Your goal
Every record must be repeated precisely as it stands.

···

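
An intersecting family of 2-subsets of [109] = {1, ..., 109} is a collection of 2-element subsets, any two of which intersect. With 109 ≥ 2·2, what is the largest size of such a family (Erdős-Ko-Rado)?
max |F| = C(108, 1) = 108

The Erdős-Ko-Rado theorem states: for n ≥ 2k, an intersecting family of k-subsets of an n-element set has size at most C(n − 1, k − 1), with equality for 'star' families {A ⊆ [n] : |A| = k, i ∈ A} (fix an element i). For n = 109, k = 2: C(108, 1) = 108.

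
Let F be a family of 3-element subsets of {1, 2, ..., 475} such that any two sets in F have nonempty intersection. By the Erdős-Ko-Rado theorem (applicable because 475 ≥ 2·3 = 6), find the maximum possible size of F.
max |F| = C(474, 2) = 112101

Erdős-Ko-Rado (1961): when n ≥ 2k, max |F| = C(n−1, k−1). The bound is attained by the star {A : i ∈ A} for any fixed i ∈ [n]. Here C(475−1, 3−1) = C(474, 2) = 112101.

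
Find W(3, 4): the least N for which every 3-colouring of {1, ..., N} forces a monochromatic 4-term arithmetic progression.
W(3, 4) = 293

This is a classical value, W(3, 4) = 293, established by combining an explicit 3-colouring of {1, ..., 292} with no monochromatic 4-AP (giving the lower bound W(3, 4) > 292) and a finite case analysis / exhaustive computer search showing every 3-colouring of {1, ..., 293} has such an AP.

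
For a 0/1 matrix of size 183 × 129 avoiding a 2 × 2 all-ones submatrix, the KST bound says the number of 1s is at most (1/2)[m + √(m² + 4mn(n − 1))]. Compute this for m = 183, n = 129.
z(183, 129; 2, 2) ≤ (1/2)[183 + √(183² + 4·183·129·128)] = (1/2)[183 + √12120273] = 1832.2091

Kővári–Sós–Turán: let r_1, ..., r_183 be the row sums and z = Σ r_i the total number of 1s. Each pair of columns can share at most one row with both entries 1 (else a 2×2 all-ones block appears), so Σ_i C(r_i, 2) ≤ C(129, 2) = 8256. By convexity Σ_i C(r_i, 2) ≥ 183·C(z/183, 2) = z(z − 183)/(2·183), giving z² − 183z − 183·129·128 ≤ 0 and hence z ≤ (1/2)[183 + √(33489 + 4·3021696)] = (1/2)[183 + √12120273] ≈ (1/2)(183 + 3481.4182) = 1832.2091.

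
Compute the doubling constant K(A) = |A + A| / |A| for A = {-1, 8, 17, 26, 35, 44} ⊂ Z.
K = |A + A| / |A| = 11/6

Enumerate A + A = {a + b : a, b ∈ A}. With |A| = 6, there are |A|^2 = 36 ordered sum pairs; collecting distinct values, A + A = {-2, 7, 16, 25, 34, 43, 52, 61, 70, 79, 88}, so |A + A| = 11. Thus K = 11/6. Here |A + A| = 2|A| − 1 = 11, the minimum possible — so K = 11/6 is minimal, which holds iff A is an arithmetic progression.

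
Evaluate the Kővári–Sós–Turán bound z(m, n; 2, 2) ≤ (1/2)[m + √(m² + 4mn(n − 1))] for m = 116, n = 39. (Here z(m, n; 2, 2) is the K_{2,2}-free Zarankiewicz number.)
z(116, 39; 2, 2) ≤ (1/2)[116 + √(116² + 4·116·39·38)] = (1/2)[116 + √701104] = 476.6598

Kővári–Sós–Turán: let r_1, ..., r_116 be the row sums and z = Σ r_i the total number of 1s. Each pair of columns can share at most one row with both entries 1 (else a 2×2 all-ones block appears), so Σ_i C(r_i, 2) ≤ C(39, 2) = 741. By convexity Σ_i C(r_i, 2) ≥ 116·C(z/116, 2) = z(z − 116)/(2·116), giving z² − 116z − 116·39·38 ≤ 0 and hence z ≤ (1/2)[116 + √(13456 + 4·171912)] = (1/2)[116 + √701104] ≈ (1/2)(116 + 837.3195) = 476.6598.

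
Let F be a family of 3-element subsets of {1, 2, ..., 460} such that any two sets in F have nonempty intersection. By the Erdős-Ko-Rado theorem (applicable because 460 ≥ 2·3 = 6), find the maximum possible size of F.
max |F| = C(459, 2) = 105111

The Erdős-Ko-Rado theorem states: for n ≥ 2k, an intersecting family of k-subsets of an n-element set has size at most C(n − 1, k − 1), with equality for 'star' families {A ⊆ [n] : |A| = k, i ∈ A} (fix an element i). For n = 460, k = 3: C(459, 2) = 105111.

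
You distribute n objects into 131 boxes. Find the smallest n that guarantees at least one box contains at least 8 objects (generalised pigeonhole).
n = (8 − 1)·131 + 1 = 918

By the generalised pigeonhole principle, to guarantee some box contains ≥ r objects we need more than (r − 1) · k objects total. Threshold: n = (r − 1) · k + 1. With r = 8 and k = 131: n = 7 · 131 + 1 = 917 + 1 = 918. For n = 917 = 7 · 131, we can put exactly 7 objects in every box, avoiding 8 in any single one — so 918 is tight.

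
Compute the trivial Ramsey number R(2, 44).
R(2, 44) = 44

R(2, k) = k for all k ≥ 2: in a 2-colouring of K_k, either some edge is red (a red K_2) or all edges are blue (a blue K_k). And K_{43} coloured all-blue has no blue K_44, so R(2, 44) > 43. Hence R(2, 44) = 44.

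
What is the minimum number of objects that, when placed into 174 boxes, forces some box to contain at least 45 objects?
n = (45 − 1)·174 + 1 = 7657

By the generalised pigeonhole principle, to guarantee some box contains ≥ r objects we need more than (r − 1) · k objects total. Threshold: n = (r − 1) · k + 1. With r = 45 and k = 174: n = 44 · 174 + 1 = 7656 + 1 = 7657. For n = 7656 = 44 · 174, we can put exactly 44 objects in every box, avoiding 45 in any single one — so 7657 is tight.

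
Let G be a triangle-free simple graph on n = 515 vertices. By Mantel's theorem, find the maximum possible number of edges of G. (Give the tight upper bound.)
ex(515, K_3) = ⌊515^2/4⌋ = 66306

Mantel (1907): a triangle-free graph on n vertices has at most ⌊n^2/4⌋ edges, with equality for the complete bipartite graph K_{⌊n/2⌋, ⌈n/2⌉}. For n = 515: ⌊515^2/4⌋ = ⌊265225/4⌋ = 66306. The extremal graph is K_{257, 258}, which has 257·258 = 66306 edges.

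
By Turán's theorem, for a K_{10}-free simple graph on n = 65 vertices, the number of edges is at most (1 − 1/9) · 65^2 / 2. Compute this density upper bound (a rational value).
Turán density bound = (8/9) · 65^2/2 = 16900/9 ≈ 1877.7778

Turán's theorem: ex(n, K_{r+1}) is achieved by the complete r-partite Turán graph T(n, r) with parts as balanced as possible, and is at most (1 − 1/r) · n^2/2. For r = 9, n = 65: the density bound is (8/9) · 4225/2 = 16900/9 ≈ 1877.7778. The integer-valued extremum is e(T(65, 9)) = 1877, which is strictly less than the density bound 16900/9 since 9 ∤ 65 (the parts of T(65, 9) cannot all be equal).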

···

Response for this exercise
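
An intersecting family of 2-subsets of [109] = {1, ..., 109} is a collection of 2-element subsets, any two of which intersect. With 109 ≥ 2·2, what is the largest size of such a family (Erdős-Ko-Rado)?
max |F| = C(108, 1) = 108

The Erdős-Ko-Rado theorem states: for n ≥ 2k, an intersecting family of k-subsets of an n-element set has size at most C(n − 1, k − 1), with equality for 'star' families {A ⊆ [n] : |A| = k, i ∈ A} (fix an element i). For n = 109, k = 2: C(108, 1) = 108.

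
Let F be a family of 3-element subsets of {1, 2, ..., 475} such that any two sets in F have nonempty intersection. By the Erdős-Ko-Rado theorem (applicable because 475 ≥ 2·3 = 6), find the maximum possible size of F.
max |F| = C(474, 2) = 112101

Erdős-Ko-Rado (1961): when n ≥ 2k, max |F| = C(n−1, k−1). The bound is attained by the star {A : i ∈ A} for any fixed i ∈ [n]. Here C(475−1, 3−1) = C(474, 2) = 112101.

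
Find W(3, 4): the least N for which every 3-colouring of {1, ..., N} forces a monochromatic 4-term arithmetic progression.
W(3, 4) = 293

This is a classical value, W(3, 4) = 293, established by combining an explicit 3-colouring of {1, ..., 292} with no monochromatic 4-AP (giving the lower bound W(3, 4) > 292) and a finite case analysis / exhaustive computer search showing every 3-colouring of {1, ..., 293} has such an AP.

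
For a 0/1 matrix of size 183 × 129 avoiding a 2 × 2 all-ones submatrix, the KST bound says the number of 1s is at most (1/2)[m + √(m² + 4mn(n − 1))]. Compute this for m = 183, n = 129.
z(183, 129; 2, 2) ≤ (1/2)[183 + √(183² + 4·183·129·128)] = (1/2)[183 + √12120273] = 1832.2091

Kővári–Sós–Turán: let r_1, ..., r_183 be the row sums and z = Σ r_i the total number of 1s. Each pair of columns can share at most one row with both entries 1 (else a 2×2 all-ones block appears), so Σ_i C(r_i, 2) ≤ C(129, 2) = 8256. By convexity Σ_i C(r_i, 2) ≥ 183·C(z/183, 2) = z(z − 183)/(2·183), giving z² − 183z − 183·129·128 ≤ 0 and hence z ≤ (1/2)[183 + √(33489 + 4·3021696)] = (1/2)[183 + √12120273] ≈ (1/2)(183 + 3481.4182) = 1832.2091.

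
Compute the doubling constant K(A) = |A + A| / |A| for A = {-1, 8, 17, 26, 35, 44} ⊂ Z.
K = |A + A| / |A| = 11/6

Enumerate A + A = {a + b : a, b ∈ A}. With |A| = 6, there are |A|^2 = 36 ordered sum pairs; collecting distinct values, A + A = {-2, 7, 16, 25, 34, 43, 52, 61, 70, 79, 88}, so |A + A| = 11. Thus K = 11/6. Here |A + A| = 2|A| − 1 = 11, the minimum possible — so K = 11/6 is minimal, which holds iff A is an arithmetic progression.

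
Evaluate the Kővári–Sós–Turán bound z(m, n; 2, 2) ≤ (1/2)[m + √(m² + 4mn(n − 1))] for m = 116, n = 39. (Here z(m, n; 2, 2) is the K_{2,2}-free Zarankiewicz number.)
z(116, 39; 2, 2) ≤ (1/2)[116 + √(116² + 4·116·39·38)] = (1/2)[116 + √701104] = 476.6598

Kővári–Sós–Turán: let r_1, ..., r_116 be the row sums and z = Σ r_i the total number of 1s. Each pair of columns can share at most one row with both entries 1 (else a 2×2 all-ones block appears), so Σ_i C(r_i, 2) ≤ C(39, 2) = 741. By convexity Σ_i C(r_i, 2) ≥ 116·C(z/116, 2) = z(z − 116)/(2·116), giving z² − 116z − 116·39·38 ≤ 0 and hence z ≤ (1/2)[116 + √(13456 + 4·171912)] = (1/2)[116 + √701104] ≈ (1/2)(116 + 837.3195) = 476.6598.

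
Let F be a family of 3-element subsets of {1, 2, ..., 460} such that any two sets in F have nonempty intersection. By the Erdős-Ko-Rado theorem (applicable because 460 ≥ 2·3 = 6), find the maximum possible size of F.
max |F| = C(459, 2) = 105111

The Erdős-Ko-Rado theorem states: for n ≥ 2k, an intersecting family of k-subsets of an n-element set has size at most C(n − 1, k − 1), with equality for 'star' families {A ⊆ [n] : |A| = k, i ∈ A} (fix an element i). For n = 460, k = 3: C(459, 2) = 105111.

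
You distribute n objects into 131 boxes. Find the smallest n that guarantees at least one box contains at least 8 objects (generalised pigeonhole).
n = (8 − 1)·131 + 1 = 918

By the generalised pigeonhole principle, to guarantee some box contains ≥ r objects we need more than (r − 1) · k objects total. Threshold: n = (r − 1) · k + 1. With r = 8 and k = 131: n = 7 · 131 + 1 = 917 + 1 = 918. For n = 917 = 7 · 131, we can put exactly 7 objects in every box, avoiding 8 in any single one — so 918 is tight.

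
Compute the trivial Ramsey number R(2, 44).
R(2, 44) = 44

R(2, k) = k for all k ≥ 2: in a 2-colouring of K_k, either some edge is red (a red K_2) or all edges are blue (a blue K_k). And K_{43} coloured all-blue has no blue K_44, so R(2, 44) > 43. Hence R(2, 44) = 44.

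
What is the minimum number of objects that, when placed into 174 boxes, forces some box to contain at least 45 objects?
n = (45 − 1)·174 + 1 = 7657

By the generalised pigeonhole principle, to guarantee some box contains ≥ r objects we need more than (r − 1) · k objects total. Threshold: n = (r − 1) · k + 1. With r = 45 and k = 174: n = 44 · 174 + 1 = 7656 + 1 = 7657. For n = 7656 = 44 · 174, we can put exactly 44 objects in every box, avoiding 45 in any single one — so 7657 is tight.

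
Let G be a triangle-free simple graph on n = 515 vertices. By Mantel's theorem, find the maximum possible number of edges of G. (Give the tight upper bound.)
ex(515, K_3) = ⌊515^2/4⌋ = 66306

Mantel (1907): a triangle-free graph on n vertices has at most ⌊n^2/4⌋ edges, with equality for the complete bipartite graph K_{⌊n/2⌋, ⌈n/2⌉}. For n = 515: ⌊515^2/4⌋ = ⌊265225/4⌋ = 66306. The extremal graph is K_{257, 258}, which has 257·258 = 66306 edges.

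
By Turán's theorem, for a K_{10}-free simple graph on n = 65 vertices, the number of edges is at most (1 − 1/9) · 65^2 / 2. Compute this density upper bound (a rational value).
Turán density bound = (8/9) · 65^2/2 = 16900/9 ≈ 1877.7778

Turán's theorem: ex(n, K_{r+1}) is achieved by the complete r-partite Turán graph T(n, r) with parts as balanced as possible, and is at most (1 − 1/r) · n^2/2. For r = 9, n = 65: the density bound is (8/9) · 4225/2 = 16900/9 ≈ 1877.7778. The integer-valued extremum is e(T(65, 9)) = 1877, which is strictly less than the density bound 16900/9 since 9 ∤ 65 (the parts of T(65, 9) cannot all be equal).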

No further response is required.